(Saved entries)
^^^^

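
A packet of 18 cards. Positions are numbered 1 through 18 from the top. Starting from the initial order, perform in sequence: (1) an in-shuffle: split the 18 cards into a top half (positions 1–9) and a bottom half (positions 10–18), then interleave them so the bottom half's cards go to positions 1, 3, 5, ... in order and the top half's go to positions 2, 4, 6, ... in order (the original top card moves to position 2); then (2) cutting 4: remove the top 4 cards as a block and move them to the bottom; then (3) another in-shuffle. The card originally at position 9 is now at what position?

Track the card from position 9 forward through each operation:
  after op 1 (in-shuffle): 9 → 18
  after op 2 (cut 4): 18 → 14
  after op 3 (in-shuffle): 14 → 9

9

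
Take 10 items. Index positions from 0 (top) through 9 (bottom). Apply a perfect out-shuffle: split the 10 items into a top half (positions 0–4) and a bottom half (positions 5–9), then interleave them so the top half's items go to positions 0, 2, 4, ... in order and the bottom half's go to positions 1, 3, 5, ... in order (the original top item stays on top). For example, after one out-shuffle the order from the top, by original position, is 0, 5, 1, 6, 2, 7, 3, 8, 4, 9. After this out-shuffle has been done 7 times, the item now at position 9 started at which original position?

Work backwards from position 9, undoing one out-shuffle at a time:
9 ← 9 ← 9 ← 9 ← 9 ← 9 ← 9 ← 9
So the item now at position 9 started at position 9.

9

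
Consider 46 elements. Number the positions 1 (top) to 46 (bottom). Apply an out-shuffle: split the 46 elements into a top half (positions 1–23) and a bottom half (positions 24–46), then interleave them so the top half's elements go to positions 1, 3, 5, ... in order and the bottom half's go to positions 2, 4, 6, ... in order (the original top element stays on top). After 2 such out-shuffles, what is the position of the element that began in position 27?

15

Track the element's position through each out-shuffle:
27 → 8 → 15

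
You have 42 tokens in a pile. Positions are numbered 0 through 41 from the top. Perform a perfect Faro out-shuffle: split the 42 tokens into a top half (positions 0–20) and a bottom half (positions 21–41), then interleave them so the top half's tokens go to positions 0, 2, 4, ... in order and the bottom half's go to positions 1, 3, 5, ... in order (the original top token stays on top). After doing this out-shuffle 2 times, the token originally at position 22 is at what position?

Track the token's position through each out-shuffle:
22 → 3 → 6

6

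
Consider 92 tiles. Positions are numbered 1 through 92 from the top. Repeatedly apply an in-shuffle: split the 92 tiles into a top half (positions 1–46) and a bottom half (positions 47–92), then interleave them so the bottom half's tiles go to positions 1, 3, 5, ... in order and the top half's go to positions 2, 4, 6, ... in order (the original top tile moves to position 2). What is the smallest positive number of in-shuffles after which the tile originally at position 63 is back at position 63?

Follow position 63 under repeated in-shuffles:
63 → 33 → 66 → 39 → 78 → 63
It first returns after 5 in-shuffles.

5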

^^^^

> **TO DO**: Set out exactly the run of lines that begins at the line holding "You have 42" and ends at the last line of the data.

> **SOLUTION**:
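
You have 42 tokens in a pile. Positions are numbered 0 through 41 from the top. Perform a perfect Faro out-shuffle: split the 42 tokens into a top half (positions 0–20) and a bottom half (positions 21–41), then interleave them so the top half's tokens go to positions 0, 2, 4, ... in order and the bottom half's go to positions 1, 3, 5, ... in order (the original top token stays on top). After doing this out-shuffle 2 times, the token originally at position 22 is at what position?

Track the token's position through each out-shuffle:
22 → 3 → 6

6

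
Consider 92 tiles. Positions are numbered 1 through 92 from the top. Repeatedly apply an in-shuffle: split the 92 tiles into a top half (positions 1–46) and a bottom half (positions 47–92), then interleave them so the bottom half's tiles go to positions 1, 3, 5, ... in order and the top half's go to positions 2, 4, 6, ... in order (the original top tile moves to position 2). What is the smallest positive number of in-shuffles after which the tile originally at position 63 is back at position 63?

Follow position 63 under repeated in-shuffles:
63 → 33 → 66 → 39 → 78 → 63
It first returns after 5 in-shuffles.

5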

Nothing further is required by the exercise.